SUPPLIED RECORDS:
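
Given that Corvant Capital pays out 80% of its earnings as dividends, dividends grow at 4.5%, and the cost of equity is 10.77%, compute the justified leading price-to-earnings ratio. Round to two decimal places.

Justified leading P/E = b/(r−g) = 0.80/(0.1077−0.045) = 12.7592

12.76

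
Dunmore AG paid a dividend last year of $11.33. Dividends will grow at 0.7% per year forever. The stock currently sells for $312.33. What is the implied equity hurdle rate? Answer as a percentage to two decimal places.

4.35%

Rearranging the constant-growth DDM: r = D₁/P₀ + g.
D₁ = 11.33 × (1 + 0.007) = 11.4093.
r = 11.4093 / 312.33 + 0.007 = 0.03653 + 0.007 = 0.04353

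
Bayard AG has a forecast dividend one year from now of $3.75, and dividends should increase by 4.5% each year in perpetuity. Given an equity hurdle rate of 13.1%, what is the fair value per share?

Gordon growth model: P₀ = D₁/(r − g), with D₁ = 3.75 given directly.
P₀ = 3.7500 / (0.131 − 0.045) = 3.7500 / 0.086 = 43.6047

$43.60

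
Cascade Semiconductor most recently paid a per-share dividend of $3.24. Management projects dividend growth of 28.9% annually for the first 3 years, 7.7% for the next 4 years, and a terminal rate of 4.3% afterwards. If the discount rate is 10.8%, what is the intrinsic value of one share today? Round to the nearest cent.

Three-stage DDM. Project D₁…D_7; terminal Gordon value at t=7 with g = 0.043; discount at r = 0.108.
D_1 = 4.1764
D_2 = 5.3833
D_3 = 6.9391
D_4 = 7.4734
D_5 = 8.0489
D_6 = 8.6686
D_7 = 9.3361
TV_7 = 9.7376/(0.108−0.043) = 149.8089
P₀ = Σ Dₜ/(1+r)ᵗ + TV_7/(1+r)^7 = 105.3465

$105.35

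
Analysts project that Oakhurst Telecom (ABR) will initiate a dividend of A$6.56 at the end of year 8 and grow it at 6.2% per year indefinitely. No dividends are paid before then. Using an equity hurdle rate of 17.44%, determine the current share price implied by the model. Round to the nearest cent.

Deferred-dividend DDM. At t=7 the remaining stream is a growing perpetuity with first payment D_8 = 6.56.
V_7 = D_8/(r−g) = 6.56/(0.1744−0.062) = 58.3630
P₀ = V_7/(1+r)^7 = 58.3630/(1+0.1744)^7 = 18.9420

A$18.94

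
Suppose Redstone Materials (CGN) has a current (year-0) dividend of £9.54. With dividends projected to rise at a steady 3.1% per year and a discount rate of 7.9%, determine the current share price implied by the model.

£204.91

Gordon growth model: P₀ = D₁/(r − g). D₁ = 9.54 × (1 + 0.031) = 9.8357.
P₀ = 9.8357 / (0.079 − 0.031) = 9.8357 / 0.048 = 204.9112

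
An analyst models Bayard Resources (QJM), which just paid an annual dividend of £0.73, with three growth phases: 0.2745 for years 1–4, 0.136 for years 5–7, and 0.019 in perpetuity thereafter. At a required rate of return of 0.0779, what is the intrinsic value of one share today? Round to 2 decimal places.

Three-stage DDM. Project D₁…D_7; terminal Gordon value at t=7 with g = 0.019; discount at r = 0.0779.
D_1 = 0.9304
D_2 = 1.1858
D_3 = 1.5113
D_4 = 1.9261
D_5 = 2.1881
D_6 = 2.4856
D_7 = 2.8237
TV_7 = 2.8773/(0.0779−0.019) = 48.8513
P₀ = Σ Dₜ/(1+r)ᵗ + TV_7/(1+r)^7 = 38.1712

£38.17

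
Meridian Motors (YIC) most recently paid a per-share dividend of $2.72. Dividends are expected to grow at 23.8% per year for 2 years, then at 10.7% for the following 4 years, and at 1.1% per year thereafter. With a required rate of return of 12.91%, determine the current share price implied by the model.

$44.57

Three-stage DDM. Project D₁…D_6; terminal Gordon value at t=6 with g = 0.011; discount at r = 0.1291.
D_1 = 3.3674
D_2 = 4.1688
D_3 = 4.6149
D_4 = 5.1086
D_5 = 5.6553
D_6 = 6.2604
TV_6 = 6.3292/(0.1291−0.011) = 53.5922
P₀ = Σ Dₜ/(1+r)ᵗ + TV_6/(1+r)^6 = 44.5693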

EXERCISE PROMPT: Give the material again in full, exactly as it appears above.

TASK RESULT:
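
Given that Corvant Capital pays out 80% of its earnings as dividends, dividends grow at 4.5%, and the cost of equity is 10.77%, compute the justified leading price-to-earnings ratio. Round to two decimal places.

Justified leading P/E = b/(r−g) = 0.80/(0.1077−0.045) = 12.7592

12.76

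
Dunmore AG paid a dividend last year of $11.33. Dividends will grow at 0.7% per year forever. The stock currently sells for $312.33. What is the implied equity hurdle rate? Answer as a percentage to two decimal places.

4.35%

Rearranging the constant-growth DDM: r = D₁/P₀ + g.
D₁ = 11.33 × (1 + 0.007) = 11.4093.
r = 11.4093 / 312.33 + 0.007 = 0.03653 + 0.007 = 0.04353

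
Bayard AG has a forecast dividend one year from now of $3.75, and dividends should increase by 4.5% each year in perpetuity. Given an equity hurdle rate of 13.1%, what is the fair value per share?

Gordon growth model: P₀ = D₁/(r − g), with D₁ = 3.75 given directly.
P₀ = 3.7500 / (0.131 − 0.045) = 3.7500 / 0.086 = 43.6047

$43.60

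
Cascade Semiconductor most recently paid a per-share dividend of $3.24. Management projects dividend growth of 28.9% annually for the first 3 years, 7.7% for the next 4 years, and a terminal rate of 4.3% afterwards. If the discount rate is 10.8%, what is the intrinsic value of one share today? Round to the nearest cent.

Three-stage DDM. Project D₁…D_7; terminal Gordon value at t=7 with g = 0.043; discount at r = 0.108.
D_1 = 4.1764
D_2 = 5.3833
D_3 = 6.9391
D_4 = 7.4734
D_5 = 8.0489
D_6 = 8.6686
D_7 = 9.3361
TV_7 = 9.7376/(0.108−0.043) = 149.8089
P₀ = Σ Dₜ/(1+r)ᵗ + TV_7/(1+r)^7 = 105.3465

$105.35

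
Analysts project that Oakhurst Telecom (ABR) will initiate a dividend of A$6.56 at the end of year 8 and grow it at 6.2% per year indefinitely. No dividends are paid before then. Using an equity hurdle rate of 17.44%, determine the current share price implied by the model. Round to the nearest cent.

Deferred-dividend DDM. At t=7 the remaining stream is a growing perpetuity with first payment D_8 = 6.56.
V_7 = D_8/(r−g) = 6.56/(0.1744−0.062) = 58.3630
P₀ = V_7/(1+r)^7 = 58.3630/(1+0.1744)^7 = 18.9420

A$18.94

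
Suppose Redstone Materials (CGN) has a current (year-0) dividend of £9.54. With dividends projected to rise at a steady 3.1% per year and a discount rate of 7.9%, determine the current share price implied by the model.

£204.91

Gordon growth model: P₀ = D₁/(r − g). D₁ = 9.54 × (1 + 0.031) = 9.8357.
P₀ = 9.8357 / (0.079 − 0.031) = 9.8357 / 0.048 = 204.9112

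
An analyst models Bayard Resources (QJM), which just paid an annual dividend of £0.73, with three growth phases: 0.2745 for years 1–4, 0.136 for years 5–7, and 0.019 in perpetuity thereafter. At a required rate of return of 0.0779, what is the intrinsic value of one share today? Round to 2 decimal places.

Three-stage DDM. Project D₁…D_7; terminal Gordon value at t=7 with g = 0.019; discount at r = 0.0779.
D_1 = 0.9304
D_2 = 1.1858
D_3 = 1.5113
D_4 = 1.9261
D_5 = 2.1881
D_6 = 2.4856
D_7 = 2.8237
TV_7 = 2.8773/(0.0779−0.019) = 48.8513
P₀ = Σ Dₜ/(1+r)ᵗ + TV_7/(1+r)^7 = 38.1712

£38.17

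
Meridian Motors (YIC) most recently paid a per-share dividend of $2.72. Dividends are expected to grow at 23.8% per year for 2 years, then at 10.7% for the following 4 years, and at 1.1% per year thereafter. With a required rate of return of 12.91%, determine the current share price implied by the model.

$44.57

Three-stage DDM. Project D₁…D_6; terminal Gordon value at t=6 with g = 0.011; discount at r = 0.1291.
D_1 = 3.3674
D_2 = 4.1688
D_3 = 4.6149
D_4 = 5.1086
D_5 = 5.6553
D_6 = 6.2604
TV_6 = 6.3292/(0.1291−0.011) = 53.5922
P₀ = Σ Dₜ/(1+r)ᵗ + TV_6/(1+r)^6 = 44.5693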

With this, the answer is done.